*** Opening TASK INPUTS ***

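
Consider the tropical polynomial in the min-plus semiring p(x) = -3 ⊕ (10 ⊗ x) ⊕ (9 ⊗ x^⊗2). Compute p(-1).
p(-1) = -3

A tropical monomial a ⊗ x^⊗i evaluates to a + i · x. Evaluating each term at x = -1:
  Term 0 contributes -3 + 0 · -1 = -3
  Term 1 contributes 10 + 1 · -1 = 9
  Term 2 contributes 9 + 2 · -1 = 7
p(-1) = ⊕ of these = min[-3, 9, 7] = -3.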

*** Closing TASK INPUTS ***

### [AIM OF THE EXERCISE]
Could you reproduce every record above exactly as it stands?

### [TASK OUTPUT]
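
Consider the tropical polynomial in the min-plus semiring p(x) = -3 ⊕ (10 ⊗ x) ⊕ (9 ⊗ x^⊗2). Compute p(-1).
p(-1) = -3

A tropical monomial a ⊗ x^⊗i evaluates to a + i · x. Evaluating each term at x = -1:
  Term 0 contributes -3 + 0 · -1 = -3
  Term 1 contributes 10 + 1 · -1 = 9
  Term 2 contributes 9 + 2 · -1 = 7
p(-1) = ⊕ of these = min[-3, 9, 7] = -3.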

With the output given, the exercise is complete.